» TASK: Looking at the entries below, how many lines include the word "What"? Answer with the number alone.

» Stored items:
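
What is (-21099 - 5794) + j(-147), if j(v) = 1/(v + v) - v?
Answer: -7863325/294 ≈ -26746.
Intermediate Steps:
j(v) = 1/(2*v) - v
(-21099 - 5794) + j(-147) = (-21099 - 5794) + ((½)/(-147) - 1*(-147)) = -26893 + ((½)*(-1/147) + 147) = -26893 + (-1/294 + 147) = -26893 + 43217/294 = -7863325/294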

==

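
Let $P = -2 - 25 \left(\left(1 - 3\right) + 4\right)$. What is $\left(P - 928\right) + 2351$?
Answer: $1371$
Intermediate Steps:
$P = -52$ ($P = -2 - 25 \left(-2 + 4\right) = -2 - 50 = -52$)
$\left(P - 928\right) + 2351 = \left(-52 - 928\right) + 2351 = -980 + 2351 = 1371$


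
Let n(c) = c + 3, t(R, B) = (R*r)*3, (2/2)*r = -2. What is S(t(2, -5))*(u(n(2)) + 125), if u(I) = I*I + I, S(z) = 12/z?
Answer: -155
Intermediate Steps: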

» ANSWER SPACE: 3